══ Task inputs
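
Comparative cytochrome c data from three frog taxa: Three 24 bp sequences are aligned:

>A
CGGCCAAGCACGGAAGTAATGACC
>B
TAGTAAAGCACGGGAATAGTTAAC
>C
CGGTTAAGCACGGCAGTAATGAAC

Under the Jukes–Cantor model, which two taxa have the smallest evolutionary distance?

A and C

A–B: 9/24 differ, p = 0.375, d = 0.520.
A–C: 4/24 differ, p = 0.167, d = 0.188.
B–C: 7/24 differ, p = 0.292, d = 0.369.
The smallest distance is between A and C.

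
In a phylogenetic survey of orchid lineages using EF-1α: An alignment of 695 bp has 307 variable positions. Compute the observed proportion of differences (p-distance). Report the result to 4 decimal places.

0.4417

p = 307/695 = 0.441726… ≈ 0.4417 (to 4 d.p.).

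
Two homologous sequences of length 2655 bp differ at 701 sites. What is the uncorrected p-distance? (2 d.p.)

0.26

p = 701/2655 = 0.264030… ≈ 0.26 (to 2 d.p.).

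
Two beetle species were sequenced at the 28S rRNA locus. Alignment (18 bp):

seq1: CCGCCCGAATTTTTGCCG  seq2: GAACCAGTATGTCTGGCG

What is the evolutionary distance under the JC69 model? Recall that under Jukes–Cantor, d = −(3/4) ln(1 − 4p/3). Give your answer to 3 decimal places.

The sequences differ at 8 of 18 sites (1, 2, 3, 6, 8, 11, 13, 16), so p = 8/18 ≈ 0.444444.
d = −(3/4) ln(1 − 4p/3) = −0.75 ln(1 − 0.592592) = −0.75 ln(0.407408)
  = −0.75 × (-0.897940) = 0.673455 substitutions/site.

0.673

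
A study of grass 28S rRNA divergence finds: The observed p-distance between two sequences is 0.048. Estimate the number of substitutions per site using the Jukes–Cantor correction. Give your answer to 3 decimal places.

0.050

d = −(3/4) ln(1 − 4p/3) = −0.75 ln(1 − 0.064) = −0.75 ln(0.936)
  = −0.75 × (-0.066140) = 0.049605 substitutions/site.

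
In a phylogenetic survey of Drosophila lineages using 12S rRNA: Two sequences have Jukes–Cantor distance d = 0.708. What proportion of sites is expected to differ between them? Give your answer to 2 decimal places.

p = (3/4)(1 − e^(−4d/3)) = 0.75 × (1 − e^(-0.944)) = 0.75 × (1 − 0.389068) = 0.458199.

0.46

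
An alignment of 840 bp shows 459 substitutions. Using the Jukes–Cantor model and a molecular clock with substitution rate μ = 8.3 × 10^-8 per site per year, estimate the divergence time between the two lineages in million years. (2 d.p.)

p = 459/840 ≈ 0.546429.
d = −(3/4) ln(1 − 4p/3) = −0.75 ln(1 − 0.728572) = −0.75 ln(0.271428)
  = −0.75 × (-1.304058) = 0.978044 substitutions/site.
Under a molecular clock d = 2μt, so t = d/(2μ) = 0.978044 / (2 × 8.3 × 10^-8) = 5.89 million years.

5.89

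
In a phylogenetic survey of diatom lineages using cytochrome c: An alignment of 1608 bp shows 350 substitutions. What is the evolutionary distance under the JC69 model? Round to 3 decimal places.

0.257

p = 350/1608 ≈ 0.217662.
d = −(3/4) ln(1 − 4p/3) = −0.75 ln(1 − 0.290216) = −0.75 ln(0.709784)
  = −0.75 × (-0.342795) = 0.257096 substitutions/site.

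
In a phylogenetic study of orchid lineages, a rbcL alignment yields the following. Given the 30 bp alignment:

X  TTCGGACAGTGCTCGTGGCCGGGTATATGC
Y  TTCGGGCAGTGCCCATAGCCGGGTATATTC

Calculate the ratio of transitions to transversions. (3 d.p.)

Transitions are A↔G and C↔T; transversions are all other mismatches.
Transitions: 4. Transversions: 1.
R = 4/1 = 4.000.

4.000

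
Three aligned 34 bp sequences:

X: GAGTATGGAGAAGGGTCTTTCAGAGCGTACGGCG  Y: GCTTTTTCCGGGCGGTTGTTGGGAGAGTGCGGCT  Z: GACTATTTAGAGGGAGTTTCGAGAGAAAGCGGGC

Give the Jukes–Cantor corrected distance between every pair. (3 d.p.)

d(X,Y) = 0.741, d(X,Z) = 0.665, d(Y,Z) = 0.741

X–Y: 16/34 sites differ → p ≈ 0.470588, d = −0.75 ln(1 − 0.627451) = 0.740540 ≈ 0.741.
X–Z: 15/34 sites differ → p ≈ 0.441176, d = −0.75 ln(1 − 0.588235) = 0.665477 ≈ 0.665.
Y–Z: 16/34 sites differ → p ≈ 0.470588, d = −0.75 ln(1 − 0.627451) = 0.740540 ≈ 0.741.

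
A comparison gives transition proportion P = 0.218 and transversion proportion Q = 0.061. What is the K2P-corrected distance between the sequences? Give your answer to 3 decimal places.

0.376

Under the Kimura two-parameter model, d = −½ ln(1 − 2P − Q) − ¼ ln(1 − 2Q).
1 − 2P − Q = 0.503, giving −½ ln(0.503) = 0.343583.
1 − 2Q = 0.878, giving −¼ ln(0.878) = 0.032527.
d = 0.343583 + 0.032527 = 0.376110.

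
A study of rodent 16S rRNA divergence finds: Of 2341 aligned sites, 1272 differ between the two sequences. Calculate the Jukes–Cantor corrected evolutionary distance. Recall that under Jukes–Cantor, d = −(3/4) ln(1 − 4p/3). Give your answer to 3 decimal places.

0.967

p = 1272/2341 ≈ 0.543358.
d = −(3/4) ln(1 − 4p/3) = −0.75 ln(1 − 0.724477) = −0.75 ln(0.275523)
  = −0.75 × (-1.289084) = 0.966813 substitutions/site.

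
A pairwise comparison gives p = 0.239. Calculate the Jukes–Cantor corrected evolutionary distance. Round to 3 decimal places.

d = −(3/4) ln(1 − 4p/3) = −0.75 ln(1 − 0.318667) = −0.75 ln(0.681333)
  = −0.75 × (-0.383704) = 0.287778 substitutions/site.

0.288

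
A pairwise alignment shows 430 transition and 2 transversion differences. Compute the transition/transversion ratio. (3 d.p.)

R = 430/2 = 215.000.

215.000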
════
### Exercise details
Each record must appear again, word for word.

### Answer area
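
Comparative cytochrome c data from three frog taxa: Three 24 bp sequences are aligned:

>A
CGGCCAAGCACGGAAGTAATGACC
>B
TAGTAAAGCACGGGAATAGTTAAC
>C
CGGTTAAGCACGGCAGTAATGAAC

Under the Jukes–Cantor model, which two taxa have the smallest evolutionary distance?

A and C

A–B: 9/24 differ, p = 0.375, d = 0.520.
A–C: 4/24 differ, p = 0.167, d = 0.188.
B–C: 7/24 differ, p = 0.292, d = 0.369.
The smallest distance is between A and C.

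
In a phylogenetic survey of orchid lineages using EF-1α: An alignment of 695 bp has 307 variable positions. Compute the observed proportion of differences (p-distance). Report the result to 4 decimal places.

0.4417

p = 307/695 = 0.441726… ≈ 0.4417 (to 4 d.p.).

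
Two homologous sequences of length 2655 bp differ at 701 sites. What is the uncorrected p-distance? (2 d.p.)

0.26

p = 701/2655 = 0.264030… ≈ 0.26 (to 2 d.p.).

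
Two beetle species were sequenced at the 28S rRNA locus. Alignment (18 bp):

seq1: CCGCCCGAATTTTTGCCG  seq2: GAACCAGTATGTCTGGCG

What is the evolutionary distance under the JC69 model? Recall that under Jukes–Cantor, d = −(3/4) ln(1 − 4p/3). Give your answer to 3 decimal places.

The sequences differ at 8 of 18 sites (1, 2, 3, 6, 8, 11, 13, 16), so p = 8/18 ≈ 0.444444.
d = −(3/4) ln(1 − 4p/3) = −0.75 ln(1 − 0.592592) = −0.75 ln(0.407408)
  = −0.75 × (-0.897940) = 0.673455 substitutions/site.

0.673

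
A study of grass 28S rRNA divergence finds: The observed p-distance between two sequences is 0.048. Estimate the number of substitutions per site using the Jukes–Cantor correction. Give your answer to 3 decimal places.

0.050

d = −(3/4) ln(1 − 4p/3) = −0.75 ln(1 − 0.064) = −0.75 ln(0.936)
  = −0.75 × (-0.066140) = 0.049605 substitutions/site.

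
In a phylogenetic survey of Drosophila lineages using 12S rRNA: Two sequences have Jukes–Cantor distance d = 0.708. What proportion of sites is expected to differ between them? Give your answer to 2 decimal places.

p = (3/4)(1 − e^(−4d/3)) = 0.75 × (1 − e^(-0.944)) = 0.75 × (1 − 0.389068) = 0.458199.

0.46

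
An alignment of 840 bp shows 459 substitutions. Using the Jukes–Cantor model and a molecular clock with substitution rate μ = 8.3 × 10^-8 per site per year, estimate the divergence time between the two lineages in million years. (2 d.p.)

p = 459/840 ≈ 0.546429.
d = −(3/4) ln(1 − 4p/3) = −0.75 ln(1 − 0.728572) = −0.75 ln(0.271428)
  = −0.75 × (-1.304058) = 0.978044 substitutions/site.
Under a molecular clock d = 2μt, so t = d/(2μ) = 0.978044 / (2 × 8.3 × 10^-8) = 5.89 million years.

5.89

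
In a phylogenetic survey of diatom lineages using cytochrome c: An alignment of 1608 bp shows 350 substitutions. What is the evolutionary distance under the JC69 model? Round to 3 decimal places.

0.257

p = 350/1608 ≈ 0.217662.
d = −(3/4) ln(1 − 4p/3) = −0.75 ln(1 − 0.290216) = −0.75 ln(0.709784)
  = −0.75 × (-0.342795) = 0.257096 substitutions/site.

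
In a phylogenetic study of orchid lineages, a rbcL alignment yields the following. Given the 30 bp alignment:

X  TTCGGACAGTGCTCGTGGCCGGGTATATGC
Y  TTCGGGCAGTGCCCATAGCCGGGTATATTC

Calculate the ratio of transitions to transversions. (3 d.p.)

Transitions are A↔G and C↔T; transversions are all other mismatches.
Transitions: 4. Transversions: 1.
R = 4/1 = 4.000.

4.000

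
Three aligned 34 bp sequences:

X: GAGTATGGAGAAGGGTCTTTCAGAGCGTACGGCG  Y: GCTTTTTCCGGGCGGTTGTTGGGAGAGTGCGGCT  Z: GACTATTTAGAGGGAGTTTCGAGAGAAAGCGGGC

Give the Jukes–Cantor corrected distance between every pair. (3 d.p.)

d(X,Y) = 0.741, d(X,Z) = 0.665, d(Y,Z) = 0.741

X–Y: 16/34 sites differ → p ≈ 0.470588, d = −0.75 ln(1 − 0.627451) = 0.740540 ≈ 0.741.
X–Z: 15/34 sites differ → p ≈ 0.441176, d = −0.75 ln(1 − 0.588235) = 0.665477 ≈ 0.665.
Y–Z: 16/34 sites differ → p ≈ 0.470588, d = −0.75 ln(1 − 0.627451) = 0.740540 ≈ 0.741.

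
A comparison gives transition proportion P = 0.218 and transversion proportion Q = 0.061. What is the K2P-corrected distance between the sequences? Give your answer to 3 decimal places.

0.376

Under the Kimura two-parameter model, d = −½ ln(1 − 2P − Q) − ¼ ln(1 − 2Q).
1 − 2P − Q = 0.503, giving −½ ln(0.503) = 0.343583.
1 − 2Q = 0.878, giving −¼ ln(0.878) = 0.032527.
d = 0.343583 + 0.032527 = 0.376110.

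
A study of rodent 16S rRNA divergence finds: Of 2341 aligned sites, 1272 differ between the two sequences. Calculate the Jukes–Cantor corrected evolutionary distance. Recall that under Jukes–Cantor, d = −(3/4) ln(1 − 4p/3). Give your answer to 3 decimal places.

0.967

p = 1272/2341 ≈ 0.543358.
d = −(3/4) ln(1 − 4p/3) = −0.75 ln(1 − 0.724477) = −0.75 ln(0.275523)
  = −0.75 × (-1.289084) = 0.966813 substitutions/site.

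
A pairwise comparison gives p = 0.239. Calculate the Jukes–Cantor corrected evolutionary distance. Round to 3 decimal places.

d = −(3/4) ln(1 − 4p/3) = −0.75 ln(1 − 0.318667) = −0.75 ln(0.681333)
  = −0.75 × (-0.383704) = 0.287778 substitutions/site.

0.288

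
A pairwise alignment shows 430 transition and 2 transversion differences. Compute the transition/transversion ratio. (3 d.p.)

R = 430/2 = 215.000.

215.000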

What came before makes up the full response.